--- START ---
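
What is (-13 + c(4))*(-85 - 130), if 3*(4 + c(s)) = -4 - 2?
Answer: 4085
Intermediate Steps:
c(s) = -6 (c(s) = -4 + (-4 - 2)/3 = -4 + (1/3)*(-6) = -4 - 2 = -6)
(-13 + c(4))*(-85 - 130) = (-13 - 6)*(-85 - 130) = -19*(-215) = 4085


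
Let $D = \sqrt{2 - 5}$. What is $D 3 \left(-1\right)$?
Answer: $- 3 i \sqrt{3} \approx - 5.1962 i$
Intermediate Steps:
$D = i \sqrt{3}$ ($D = \sqrt{-3} = i \sqrt{3} \approx 1.732 i$)
$D 3 \left(-1\right) = i \sqrt{3} \cdot 3 \left(-1\right) = 3 i \sqrt{3} \left(-1\right) = - 3 i \sqrt{3}$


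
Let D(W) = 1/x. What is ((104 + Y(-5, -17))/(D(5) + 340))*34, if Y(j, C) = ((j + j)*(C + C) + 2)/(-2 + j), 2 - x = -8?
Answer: 131240/23807 ≈ 5.5127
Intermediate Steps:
x = 10 (x = 2 - 1*(-8) = 2 + 8 = 10)
D(W) = ⅒ (D(W) = 1/10 = ⅒)
Y(j, C) = (2 + 4*C*j)/(-2 + j) (Y(j, C) = ((2*j)*(2*C) + 2)/(-2 + j) = (4*C*j + 2)/(-2 + j) = (2 + 4*C*j)/(-2 + j))
((104 + Y(-5, -17))/(D(5) + 340))*34 = ((104 + 2*(1 + 2*(-17)*(-5))/(-2 - 5))/(⅒ + 340))*34 = ((104 + 2*(1 + 170)/(-7))/(3401/10))*34 = ((104 + 2*(-⅐)*171)*(10/3401))*34 = ((104 - 342/7)*(10/3401))*34 = ((386/7)*(10/3401))*34 = (3860/23807)*34 = 131240/23807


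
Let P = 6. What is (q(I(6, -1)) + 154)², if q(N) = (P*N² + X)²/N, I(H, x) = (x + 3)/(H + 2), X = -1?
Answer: 6195121/256 ≈ 24200.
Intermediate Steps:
I(H, x) = (3 + x)/(2 + H)
q(N) = (-1 + 6*N²)²/N (q(N) = (6*N² - 1)²/N = (-1 + 6*N²)²/N)
(q(I(6, -1)) + 154)² = ((-1 + 6*((3 - 1)/(2 + 6))²)²/(((3 - 1)/(2 + 6))) + 154)² = ((-1 + 6*(2/8)²)²/((2/8)) + 154)² = ((-1 + 6*((⅛)*2)²)²/(((⅛)*2)) + 154)² = ((-1 + 6*(¼)²)²/(¼) + 154)² = (4*(-1 + 6*(1/16))² + 154)² = (4*(-1 + 3/8)² + 154)² = (4*(-5/8)² + 154)² = (4*(25/64) + 154)² = (25/16 + 154)² = (2489/16)² = 6195121/256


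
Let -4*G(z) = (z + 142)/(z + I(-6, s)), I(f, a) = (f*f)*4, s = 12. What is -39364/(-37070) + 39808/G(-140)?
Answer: -5902710558/18535 ≈ -3.1846e+5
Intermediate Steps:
I(f, a) = 4*f² (I(f, a) = f²*4 = 4*f²)
G(z) = -(142 + z)/(4*(144 + z)) (G(z) = -(z + 142)/(4*(z + 4*(-6)²)) = -(142 + z)/(4*(z + 4*36)) = -(142 + z)/(4*(z + 144)) = -(142 + z)/(4*(144 + z)))
-39364/(-37070) + 39808/G(-140) = -39364/(-37070) + 39808/(((-142 - 1*(-140))/(4*(144 - 140)))) = -39364*(-1/37070) + 39808/(((¼)*(-142 + 140)/4)) = 19682/18535 + 39808/(((¼)*(¼)*(-2))) = 19682/18535 + 39808/(-⅛) = 19682/18535 + 39808*(-8) = 19682/18535 - 318464 = -5902710558/18535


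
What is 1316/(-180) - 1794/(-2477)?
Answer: -734203/111465 ≈ -6.5868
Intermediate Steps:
1316/(-180) - 1794/(-2477) = 1316*(-1/180) - 1794*(-1/2477) = -329/45 + 1794/2477 = -734203/111465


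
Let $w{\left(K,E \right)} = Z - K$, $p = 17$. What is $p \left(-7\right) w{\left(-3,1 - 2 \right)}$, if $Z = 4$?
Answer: $-833$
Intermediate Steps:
$w{\left(K,E \right)} = 4 - K$
$p \left(-7\right) w{\left(-3,1 - 2 \right)} = 17 \left(-7\right) \left(4 - -3\right) = - 119 \left(4 + 3\right) = \left(-119\right) 7 = -833$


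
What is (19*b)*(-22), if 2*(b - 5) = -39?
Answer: 6061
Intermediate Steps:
b = -29/2 (b = 5 + (1/2)*(-39) = 5 - 39/2 = -29/2 ≈ -14.500)
(19*b)*(-22) = (19*(-29/2))*(-22) = -551/2*(-22) = 6061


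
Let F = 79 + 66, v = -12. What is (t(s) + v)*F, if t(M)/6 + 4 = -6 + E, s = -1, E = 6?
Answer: -5220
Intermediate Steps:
F = 145
t(M) = -24 (t(M) = -24 + 6*(-6 + 6) = -24 + 6*0 = -24 + 0 = -24)
(t(s) + v)*F = (-24 - 12)*145 = -36*145 = -5220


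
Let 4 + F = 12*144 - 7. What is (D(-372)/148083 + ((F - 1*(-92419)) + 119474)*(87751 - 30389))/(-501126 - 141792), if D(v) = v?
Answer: -100804185355316/5289179233 ≈ -19059.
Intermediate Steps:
F = 1717 (F = -4 + (12*144 - 7) = -4 + (1728 - 7) = -4 + 1721 = 1717)
(D(-372)/148083 + ((F - 1*(-92419)) + 119474)*(87751 - 30389))/(-501126 - 141792) = (-372/148083 + ((1717 - 1*(-92419)) + 119474)*(87751 - 30389))/(-501126 - 141792) = (-372*1/148083 + ((1717 + 92419) + 119474)*57362)/(-642918) = (-124/49361 + (94136 + 119474)*57362)*(-1/642918) = (-124/49361 + 213610*57362)*(-1/642918) = (-124/49361 + 12253096820)*(-1/642918) = (604825112131896/49361)*(-1/642918) = -100804185355316/5289179233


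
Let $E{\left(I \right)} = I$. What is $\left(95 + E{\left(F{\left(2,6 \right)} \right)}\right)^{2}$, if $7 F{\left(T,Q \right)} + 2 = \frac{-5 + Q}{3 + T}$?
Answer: $\frac{10995856}{1225} \approx 8976.2$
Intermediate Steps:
$F{\left(T,Q \right)} = - \frac{2}{7} + \frac{-5 + Q}{7 \left(3 + T\right)}$ ($F{\left(T,Q \right)} = - \frac{2}{7} + \frac{\left(-5 + Q\right) \frac{1}{3 + T}}{7} = - \frac{2}{7} + \frac{\frac{1}{3 + T} \left(-5 + Q\right)}{7} = - \frac{2}{7} + \frac{-5 + Q}{7 \left(3 + T\right)}$)
$\left(95 + E{\left(F{\left(2,6 \right)} \right)}\right)^{2} = \left(95 + \frac{-11 + 6 - 4}{7 \left(3 + 2\right)}\right)^{2} = \left(95 + \frac{-11 + 6 - 4}{7 \cdot 5}\right)^{2} = \left(95 + \frac{1}{7} \cdot \frac{1}{5} \left(-9\right)\right)^{2} = \left(95 - \frac{9}{35}\right)^{2} = \left(\frac{3316}{35}\right)^{2} = \frac{10995856}{1225}$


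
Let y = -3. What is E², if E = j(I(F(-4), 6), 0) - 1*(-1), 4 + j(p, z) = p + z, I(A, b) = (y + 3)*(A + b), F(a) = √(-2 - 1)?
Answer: 9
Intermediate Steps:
F(a) = I*√3 (F(a) = √(-3) = I*√3)
I(A, b) = 0 (I(A, b) = (-3 + 3)*(A + b) = 0*(A + b) = 0)
j(p, z) = -4 + p + z (j(p, z) = -4 + (p + z) = -4 + p + z)
E = -3 (E = (-4 + 0 + 0) - 1*(-1) = -4 + 1 = -3)
E² = (-3)² = 9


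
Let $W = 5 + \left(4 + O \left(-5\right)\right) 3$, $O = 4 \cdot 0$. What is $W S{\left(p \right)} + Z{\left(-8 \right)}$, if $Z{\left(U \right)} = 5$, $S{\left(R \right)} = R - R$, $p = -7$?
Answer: $5$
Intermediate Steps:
$S{\left(R \right)} = 0$
$O = 0$
$W = 17$ ($W = 5 + \left(4 + 0 \left(-5\right)\right) 3 = 5 + \left(4 + 0\right) 3 = 5 + 4 \cdot 3 = 5 + 12 = 17$)
$W S{\left(p \right)} + Z{\left(-8 \right)} = 17 \cdot 0 + 5 = 0 + 5 = 5$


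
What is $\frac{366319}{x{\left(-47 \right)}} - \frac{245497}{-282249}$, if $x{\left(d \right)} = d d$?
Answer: $\frac{103935474304}{623488041} \approx 166.7$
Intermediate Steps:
$x{\left(d \right)} = d^{2}$
$\frac{366319}{x{\left(-47 \right)}} - \frac{245497}{-282249} = \frac{366319}{\left(-47\right)^{2}} - \frac{245497}{-282249} = \frac{366319}{2209} - - \frac{245497}{282249} = 366319 \cdot \frac{1}{2209} + \frac{245497}{282249} = \frac{366319}{2209} + \frac{245497}{282249} = \frac{103935474304}{623488041}$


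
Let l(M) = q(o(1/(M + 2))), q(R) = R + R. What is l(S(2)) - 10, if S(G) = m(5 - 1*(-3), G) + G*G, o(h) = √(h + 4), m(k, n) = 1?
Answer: -10 + 2*√203/7 ≈ -5.9292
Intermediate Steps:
o(h) = √(4 + h)
S(G) = 1 + G² (S(G) = 1 + G*G = 1 + G²)
q(R) = 2*R
l(M) = 2*√(4 + 1/(2 + M)) (l(M) = 2*√(4 + 1/(M + 2)) = 2*√(4 + 1/(2 + M)))
l(S(2)) - 10 = 2*√((9 + 4*(1 + 2²))/(2 + (1 + 2²))) - 10 = 2*√((9 + 4*(1 + 4))/(2 + (1 + 4))) - 10 = 2*√((9 + 4*5)/(2 + 5)) - 10 = 2*√((9 + 20)/7) - 10 = 2*√((⅐)*29) - 10 = 2*√(29/7) - 10 = 2*(√203/7) - 10 = 2*√203/7 - 10 = -10 + 2*√203/7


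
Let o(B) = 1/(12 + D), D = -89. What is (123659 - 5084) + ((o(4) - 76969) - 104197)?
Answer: -4819508/77 ≈ -62591.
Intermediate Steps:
o(B) = -1/77 (o(B) = 1/(12 - 89) = 1/(-77) = -1/77)
(123659 - 5084) + ((o(4) - 76969) - 104197) = (123659 - 5084) + ((-1/77 - 76969) - 104197) = 118575 + (-5926614/77 - 104197) = 118575 - 13949783/77 = -4819508/77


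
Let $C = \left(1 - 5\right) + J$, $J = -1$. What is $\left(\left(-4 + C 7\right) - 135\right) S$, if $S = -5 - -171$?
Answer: $-28884$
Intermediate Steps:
$S = 166$ ($S = -5 + 171 = 166$)
$C = -5$ ($C = \left(1 - 5\right) - 1 = -4 - 1 = -5$)
$\left(\left(-4 + C 7\right) - 135\right) S = \left(\left(-4 - 35\right) - 135\right) 166 = \left(-39 - 135\right) 166 = \left(-174\right) 166 = -28884$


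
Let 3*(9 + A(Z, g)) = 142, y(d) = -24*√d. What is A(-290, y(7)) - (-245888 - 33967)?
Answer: 839680/3 ≈ 2.7989e+5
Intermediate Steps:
A(Z, g) = 115/3 (A(Z, g) = -9 + (⅓)*142 = -9 + 142/3 = 115/3)
A(-290, y(7)) - (-245888 - 33967) = 115/3 - (-245888 - 33967) = 115/3 - 1*(-279855) = 115/3 + 279855 = 839680/3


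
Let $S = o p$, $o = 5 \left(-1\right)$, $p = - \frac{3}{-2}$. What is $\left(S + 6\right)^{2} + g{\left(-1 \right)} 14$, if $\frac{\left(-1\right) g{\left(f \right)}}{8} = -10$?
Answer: $\frac{4489}{4} \approx 1122.3$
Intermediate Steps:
$p = \frac{3}{2}$ ($p = \left(-3\right) \left(- \frac{1}{2}\right) = \frac{3}{2} \approx 1.5$)
$o = -5$
$g{\left(f \right)} = 80$ ($g{\left(f \right)} = \left(-8\right) \left(-10\right) = 80$)
$S = - \frac{15}{2}$ ($S = \left(-5\right) \frac{3}{2} = - \frac{15}{2} \approx -7.5$)
$\left(S + 6\right)^{2} + g{\left(-1 \right)} 14 = \left(- \frac{15}{2} + 6\right)^{2} + 80 \cdot 14 = \left(- \frac{3}{2}\right)^{2} + 1120 = \frac{9}{4} + 1120 = \frac{4489}{4}$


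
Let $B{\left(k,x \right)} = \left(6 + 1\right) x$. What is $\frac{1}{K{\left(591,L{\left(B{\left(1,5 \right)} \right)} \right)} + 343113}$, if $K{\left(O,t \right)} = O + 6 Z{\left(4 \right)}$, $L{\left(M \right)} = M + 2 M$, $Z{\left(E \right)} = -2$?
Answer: $\frac{1}{343692} \approx 2.9096 \cdot 10^{-6}$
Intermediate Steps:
$B{\left(k,x \right)} = 7 x$
$L{\left(M \right)} = 3 M$
$K{\left(O,t \right)} = -12 + O$ ($K{\left(O,t \right)} = O + 6 \left(-2\right) = O - 12 = -12 + O$)
$\frac{1}{K{\left(591,L{\left(B{\left(1,5 \right)} \right)} \right)} + 343113} = \frac{1}{\left(-12 + 591\right) + 343113} = \frac{1}{579 + 343113} = \frac{1}{343692}$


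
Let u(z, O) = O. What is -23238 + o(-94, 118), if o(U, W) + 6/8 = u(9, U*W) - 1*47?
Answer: -137511/4 ≈ -34378.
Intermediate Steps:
o(U, W) = -191/4 + U*W (o(U, W) = -¾ + (U*W - 1*47) = -¾ + (U*W - 47) = -¾ + (-47 + U*W) = -191/4 + U*W)
-23238 + o(-94, 118) = -23238 + (-191/4 - 94*118) = -23238 + (-191/4 - 11092) = -23238 - 44559/4 = -137511/4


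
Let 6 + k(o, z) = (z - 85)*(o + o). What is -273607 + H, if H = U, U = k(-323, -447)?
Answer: 70059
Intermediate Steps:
k(o, z) = -6 + 2*o*(-85 + z) (k(o, z) = -6 + (z - 85)*(o + o) = -6 + (-85 + z)*(2*o) = -6 + 2*o*(-85 + z))
U = 343666 (U = -6 - 170*(-323) + 2*(-323)*(-447) = -6 + 54910 + 288762 = 343666)
H = 343666
-273607 + H = -273607 + 343666 = 70059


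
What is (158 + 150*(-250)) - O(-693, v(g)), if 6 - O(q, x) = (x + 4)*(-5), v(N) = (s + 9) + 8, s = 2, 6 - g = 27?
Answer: -37463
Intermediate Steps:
g = -21 (g = 6 - 1*27 = 6 - 27 = -21)
v(N) = 19 (v(N) = (2 + 9) + 8 = 11 + 8 = 19)
O(q, x) = 26 + 5*x (O(q, x) = 6 - (x + 4)*(-5) = 6 - (4 + x)*(-5) = 6 - (-20 - 5*x) = 6 + (20 + 5*x) = 26 + 5*x)
(158 + 150*(-250)) - O(-693, v(g)) = (158 + 150*(-250)) - (26 + 5*19) = (158 - 37500) - (26 + 95) = -37342 - 1*121 = -37342 - 121 = -37463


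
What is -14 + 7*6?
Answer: 28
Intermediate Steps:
-14 + 7*6 = -14 + 42 = 28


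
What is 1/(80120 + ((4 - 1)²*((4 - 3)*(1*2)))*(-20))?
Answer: 1/79760 ≈ 1.2538e-5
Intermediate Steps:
1/(80120 + ((4 - 1)²*((4 - 3)*(1*2)))*(-20)) = 1/(80120 + (3²*(1*2))*(-20)) = 1/(80120 + (9*2)*(-20)) = 1/(80120 + 18*(-20)) = 1/(80120 - 360) = 1/79760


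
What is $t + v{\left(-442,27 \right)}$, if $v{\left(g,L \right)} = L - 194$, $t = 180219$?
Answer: $180052$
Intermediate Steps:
$v{\left(g,L \right)} = -194 + L$
$t + v{\left(-442,27 \right)} = 180219 + \left(-194 + 27\right) = 180219 - 167 = 180052$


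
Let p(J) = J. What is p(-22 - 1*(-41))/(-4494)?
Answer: -19/4494 ≈ -0.0042279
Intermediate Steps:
p(-22 - 1*(-41))/(-4494) = (-22 - 1*(-41))/(-4494) = (-22 + 41)*(-1/4494) = 19*(-1/4494) = -19/4494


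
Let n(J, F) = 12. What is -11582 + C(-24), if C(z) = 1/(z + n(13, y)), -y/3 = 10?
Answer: -138985/12 ≈ -11582.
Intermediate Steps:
y = -30 (y = -3*10 = -30)
C(z) = 1/(12 + z) (C(z) = 1/(z + 12) = 1/(12 + z))
-11582 + C(-24) = -11582 + 1/(12 - 24) = -11582 + 1/(-12) = -11582 - 1/12 = -138985/12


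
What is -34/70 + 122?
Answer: 4253/35 ≈ 121.51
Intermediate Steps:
-34/70 + 122 = (1/70)*(-34) + 122 = -17/35 + 122 = 4253/35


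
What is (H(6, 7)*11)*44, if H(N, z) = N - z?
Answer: -484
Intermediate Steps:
(H(6, 7)*11)*44 = ((6 - 1*7)*11)*44 = ((6 - 7)*11)*44 = -1*11*44 = -11*44 = -484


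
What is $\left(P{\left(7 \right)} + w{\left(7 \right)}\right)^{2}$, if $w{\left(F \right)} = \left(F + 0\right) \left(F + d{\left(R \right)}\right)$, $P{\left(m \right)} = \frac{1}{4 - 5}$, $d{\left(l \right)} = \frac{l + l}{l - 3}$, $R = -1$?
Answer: $\frac{10609}{4} \approx 2652.3$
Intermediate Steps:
$d{\left(l \right)} = \frac{2 l}{-3 + l}$
$P{\left(m \right)} = -1$ ($P{\left(m \right)} = \frac{1}{-1} = -1$)
$w{\left(F \right)} = F \left(\frac{1}{2} + F\right)$ ($w{\left(F \right)} = \left(F + 0\right) \left(F + 2 \left(-1\right) \frac{1}{-3 - 1}\right) = F \left(F + 2 \left(-1\right) \frac{1}{-4}\right) = F \left(F + 2 \left(-1\right) \left(- \frac{1}{4}\right)\right) = F \left(F + \frac{1}{2}\right) = F \left(\frac{1}{2} + F\right)$)
$\left(P{\left(7 \right)} + w{\left(7 \right)}\right)^{2} = \left(-1 + 7 \left(\frac{1}{2} + 7\right)\right)^{2} = \left(-1 + 7 \cdot \frac{15}{2}\right)^{2} = \left(-1 + \frac{105}{2}\right)^{2} = \left(\frac{103}{2}\right)^{2} = \frac{10609}{4}$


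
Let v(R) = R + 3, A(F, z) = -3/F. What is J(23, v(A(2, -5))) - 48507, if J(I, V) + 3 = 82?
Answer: -48428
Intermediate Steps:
v(R) = 3 + R
J(I, V) = 79 (J(I, V) = -3 + 82 = 79)
J(23, v(A(2, -5))) - 48507 = 79 - 48507 = -48428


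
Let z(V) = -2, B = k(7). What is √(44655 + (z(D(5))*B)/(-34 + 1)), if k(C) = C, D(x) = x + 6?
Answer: √48629757/33 ≈ 211.32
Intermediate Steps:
D(x) = 6 + x
B = 7
√(44655 + (z(D(5))*B)/(-34 + 1)) = √(44655 + (-2*7)/(-34 + 1)) = √(44655 - 14/(-33)) = √(44655 - 14*(-1/33)) = √(44655 + 14/33) = √(1473629/33) = √48629757/33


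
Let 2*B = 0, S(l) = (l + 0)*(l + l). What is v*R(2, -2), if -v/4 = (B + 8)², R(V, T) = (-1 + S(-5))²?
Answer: -614656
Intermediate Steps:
S(l) = 2*l² (S(l) = l*(2*l) = 2*l²)
R(V, T) = 2401 (R(V, T) = (-1 + 2*(-5)²)² = (-1 + 2*25)² = (-1 + 50)² = 49² = 2401)
B = 0 (B = (½)*0 = 0)
v = -256 (v = -4*(0 + 8)² = -4*8² = -4*64 = -256)
v*R(2, -2) = -256*2401 = -614656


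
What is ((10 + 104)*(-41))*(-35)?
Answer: 163590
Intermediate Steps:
((10 + 104)*(-41))*(-35) = (114*(-41))*(-35) = -4674*(-35) = 163590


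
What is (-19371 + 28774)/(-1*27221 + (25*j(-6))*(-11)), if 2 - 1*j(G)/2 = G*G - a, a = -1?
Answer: -9403/7971 ≈ -1.1797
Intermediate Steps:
j(G) = 2 - 2*G² (j(G) = 4 - 2*(G*G - 1*(-1)) = 4 - 2*(G² + 1) = 4 - 2*(1 + G²) = 4 + (-2 - 2*G²) = 2 - 2*G²)
(-19371 + 28774)/(-1*27221 + (25*j(-6))*(-11)) = (-19371 + 28774)/(-1*27221 + (25*(2 - 2*(-6)²))*(-11)) = 9403/(-27221 + (25*(2 - 2*36))*(-11)) = 9403/(-27221 + (25*(2 - 72))*(-11)) = 9403/(-27221 + (25*(-70))*(-11)) = 9403/(-27221 - 1750*(-11)) = 9403/(-27221 + 19250) = 9403/(-7971) = 9403*(-1/7971) = -9403/7971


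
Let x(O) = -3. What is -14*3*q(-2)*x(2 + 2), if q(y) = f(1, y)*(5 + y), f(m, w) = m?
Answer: 378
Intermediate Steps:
q(y) = 5 + y (q(y) = 1*(5 + y) = 5 + y)
-14*3*q(-2)*x(2 + 2) = -14*3*(5 - 2)*(-3) = -14*3*3*(-3) = -126*(-3) = -14*(-27) = 378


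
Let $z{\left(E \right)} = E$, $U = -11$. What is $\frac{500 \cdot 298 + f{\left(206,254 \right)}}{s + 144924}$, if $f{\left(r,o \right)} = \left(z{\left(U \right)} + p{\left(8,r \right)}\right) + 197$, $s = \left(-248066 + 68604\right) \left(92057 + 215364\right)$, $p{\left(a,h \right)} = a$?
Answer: $- \frac{74597}{27585121289} \approx -2.7042 \cdot 10^{-6}$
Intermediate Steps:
$s = -55170387502$ ($s = \left(-179462\right) 307421 = -55170387502$)
$f{\left(r,o \right)} = 194$ ($f{\left(r,o \right)} = \left(-11 + 8\right) + 197 = -3 + 197 = 194$)
$\frac{500 \cdot 298 + f{\left(206,254 \right)}}{s + 144924} = \frac{500 \cdot 298 + 194}{-55170387502 + 144924} = \frac{149000 + 194}{-55170242578} = 149194 \left(- \frac{1}{55170242578}\right) = - \frac{74597}{27585121289}$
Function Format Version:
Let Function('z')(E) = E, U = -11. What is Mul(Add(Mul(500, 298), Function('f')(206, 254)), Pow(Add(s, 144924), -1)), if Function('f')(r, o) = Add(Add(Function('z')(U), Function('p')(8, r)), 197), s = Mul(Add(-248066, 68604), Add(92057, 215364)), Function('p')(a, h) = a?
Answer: Rational(-74597, 27585121289) ≈ -2.7042e-6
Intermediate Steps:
s = -55170387502 (s = Mul(-179462, 307421) = -55170387502)
Function('f')(r, o) = 194 (Function('f')(r, o) = Add(Add(-11, 8), 197) = Add(-3, 197) = 194)
Mul(Add(Mul(500, 298), Function('f')(206, 254)), Pow(Add(s, 144924), -1)) = Mul(Add(Mul(500, 298), 194), Pow(Add(-55170387502, 144924), -1)) = Mul(Add(149000, 194), Pow(-55170242578, -1)) = Mul(149194, Rational(-1, 55170242578)) = Rational(-74597, 27585121289)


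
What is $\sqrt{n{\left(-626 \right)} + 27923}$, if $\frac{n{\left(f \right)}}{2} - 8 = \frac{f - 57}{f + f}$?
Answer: $\frac{\sqrt{10949051122}}{626} \approx 167.15$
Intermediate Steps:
$n{\left(f \right)} = 16 + \frac{-57 + f}{f}$ ($n{\left(f \right)} = 16 + 2 \frac{f - 57}{f + f} = 16 + 2 \frac{-57 + f}{2 f} = 16 + \frac{-57 + f}{f}$)
$\sqrt{n{\left(-626 \right)} + 27923} = \sqrt{\left(17 - \frac{57}{-626}\right) + 27923} = \sqrt{\left(17 - - \frac{57}{626}\right) + 27923} = \sqrt{\left(17 + \frac{57}{626}\right) + 27923} = \sqrt{\frac{10699}{626} + 27923} = \sqrt{\frac{17490497}{626}} = \frac{\sqrt{10949051122}}{626}$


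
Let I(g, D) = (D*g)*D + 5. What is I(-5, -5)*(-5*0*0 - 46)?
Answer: 5520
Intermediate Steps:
I(g, D) = 5 + g*D² (I(g, D) = g*D² + 5 = 5 + g*D²)
I(-5, -5)*(-5*0*0 - 46) = (5 - 5*(-5)²)*(-5*0*0 - 46) = (5 - 5*25)*(0*0 - 46) = (5 - 125)*(0 - 46) = -120*(-46) = 5520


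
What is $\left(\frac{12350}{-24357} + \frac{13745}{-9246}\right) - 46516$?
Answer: $- \frac{151827195293}{3263838} \approx -46518.0$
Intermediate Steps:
$\left(\frac{12350}{-24357} + \frac{13745}{-9246}\right) - 46516 = \left(12350 \left(- \frac{1}{24357}\right) + 13745 \left(- \frac{1}{9246}\right)\right) - 46516 = \left(- \frac{12350}{24357} - \frac{13745}{9246}\right) - 46516 = - \frac{6506885}{3263838} - 46516 = - \frac{151827195293}{3263838}$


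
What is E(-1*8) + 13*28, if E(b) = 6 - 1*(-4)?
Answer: 374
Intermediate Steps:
E(b) = 10 (E(b) = 6 + 4 = 10)
E(-1*8) + 13*28 = 10 + 13*28 = 10 + 364 = 374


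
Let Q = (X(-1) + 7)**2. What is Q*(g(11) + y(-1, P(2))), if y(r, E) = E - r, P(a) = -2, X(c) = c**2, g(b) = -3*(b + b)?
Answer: -4288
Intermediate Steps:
g(b) = -6*b
Q = 64 (Q = ((-1)**2 + 7)**2 = (1 + 7)**2 = 8**2 = 64)
Q*(g(11) + y(-1, P(2))) = 64*(-6*11 + (-2 - 1*(-1))) = 64*(-66 + (-2 + 1)) = 64*(-66 - 1) = 64*(-67) = -4288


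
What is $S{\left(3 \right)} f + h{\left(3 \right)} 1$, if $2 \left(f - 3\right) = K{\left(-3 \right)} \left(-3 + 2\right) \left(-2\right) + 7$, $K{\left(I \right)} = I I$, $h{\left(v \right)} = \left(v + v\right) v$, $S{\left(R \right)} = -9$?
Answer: $- \frac{243}{2} \approx -121.5$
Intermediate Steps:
$h{\left(v \right)} = 2 v^{2}$ ($h{\left(v \right)} = 2 v v = 2 v^{2}$)
$K{\left(I \right)} = I^{2}$
$f = \frac{31}{2}$ ($f = 3 + \frac{\left(-3\right)^{2} \left(-3 + 2\right) \left(-2\right) + 7}{2} = 3 + \frac{9 \left(\left(-1\right) \left(-2\right)\right) + 7}{2} = 3 + \frac{9 \cdot 2 + 7}{2} = 3 + \frac{18 + 7}{2} = 3 + \frac{1}{2} \cdot 25 = 3 + \frac{25}{2} = \frac{31}{2} \approx 15.5$)
$S{\left(3 \right)} f + h{\left(3 \right)} 1 = \left(-9\right) \frac{31}{2} + 2 \cdot 3^{2} \cdot 1 = - \frac{279}{2} + 2 \cdot 9 \cdot 1 = - \frac{279}{2} + 18 \cdot 1 = - \frac{279}{2} + 18 = - \frac{243}{2}$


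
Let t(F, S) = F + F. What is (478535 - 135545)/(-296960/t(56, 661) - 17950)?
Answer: -80031/4807 ≈ -16.649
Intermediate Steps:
t(F, S) = 2*F
(478535 - 135545)/(-296960/t(56, 661) - 17950) = (478535 - 135545)/(-296960/(2*56) - 17950) = 342990/(-296960/112 - 17950) = 342990/(-296960*1/112 - 17950) = 342990/(-18560/7 - 17950) = 342990/(-144210/7) = 342990*(-7/144210) = -80031/4807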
--- END ---
WORK INSTRUCTIONS:
Write down again the exact lines running from the beginning of the data to the line containing "Answer: -5902710558/18535 ≈ -3.1846e+5", with both ends included.

EXPECTED ANSWER:
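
What is (-13 + c(4))*(-85 - 130), if 3*(4 + c(s)) = -4 - 2?
Answer: 4085
Intermediate Steps:
c(s) = -6 (c(s) = -4 + (-4 - 2)/3 = -4 + (1/3)*(-6) = -4 - 2 = -6)
(-13 + c(4))*(-85 - 130) = (-13 - 6)*(-85 - 130) = -19*(-215) = 4085


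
Let $D = \sqrt{2 - 5}$. What is $D 3 \left(-1\right)$?
Answer: $- 3 i \sqrt{3} \approx - 5.1962 i$
Intermediate Steps:
$D = i \sqrt{3}$ ($D = \sqrt{-3} = i \sqrt{3} \approx 1.732 i$)
$D 3 \left(-1\right) = i \sqrt{3} \cdot 3 \left(-1\right) = 3 i \sqrt{3} \left(-1\right) = - 3 i \sqrt{3}$


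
Let D(W) = 1/x. What is ((104 + Y(-5, -17))/(D(5) + 340))*34, if Y(j, C) = ((j + j)*(C + C) + 2)/(-2 + j), 2 - x = -8?
Answer: 131240/23807 ≈ 5.5127
Intermediate Steps:
x = 10 (x = 2 - 1*(-8) = 2 + 8 = 10)
D(W) = ⅒ (D(W) = 1/10 = ⅒)
Y(j, C) = (2 + 4*C*j)/(-2 + j) (Y(j, C) = ((2*j)*(2*C) + 2)/(-2 + j) = (4*C*j + 2)/(-2 + j) = (2 + 4*C*j)/(-2 + j))
((104 + Y(-5, -17))/(D(5) + 340))*34 = ((104 + 2*(1 + 2*(-17)*(-5))/(-2 - 5))/(⅒ + 340))*34 = ((104 + 2*(1 + 170)/(-7))/(3401/10))*34 = ((104 + 2*(-⅐)*171)*(10/3401))*34 = ((104 - 342/7)*(10/3401))*34 = ((386/7)*(10/3401))*34 = (3860/23807)*34 = 131240/23807


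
Let P = 6. What is (q(I(6, -1)) + 154)², if q(N) = (P*N² + X)²/N, I(H, x) = (x + 3)/(H + 2), X = -1?
Answer: 6195121/256 ≈ 24200.
Intermediate Steps:
I(H, x) = (3 + x)/(2 + H)
q(N) = (-1 + 6*N²)²/N (q(N) = (6*N² - 1)²/N = (-1 + 6*N²)²/N)
(q(I(6, -1)) + 154)² = ((-1 + 6*((3 - 1)/(2 + 6))²)²/(((3 - 1)/(2 + 6))) + 154)² = ((-1 + 6*(2/8)²)²/((2/8)) + 154)² = ((-1 + 6*((⅛)*2)²)²/(((⅛)*2)) + 154)² = ((-1 + 6*(¼)²)²/(¼) + 154)² = (4*(-1 + 6*(1/16))² + 154)² = (4*(-1 + 3/8)² + 154)² = (4*(-5/8)² + 154)² = (4*(25/64) + 154)² = (25/16 + 154)² = (2489/16)² = 6195121/256


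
Let -4*G(z) = (z + 142)/(z + I(-6, s)), I(f, a) = (f*f)*4, s = 12. What is -39364/(-37070) + 39808/G(-140)?
Answer: -5902710558/18535 ≈ -3.1846e+5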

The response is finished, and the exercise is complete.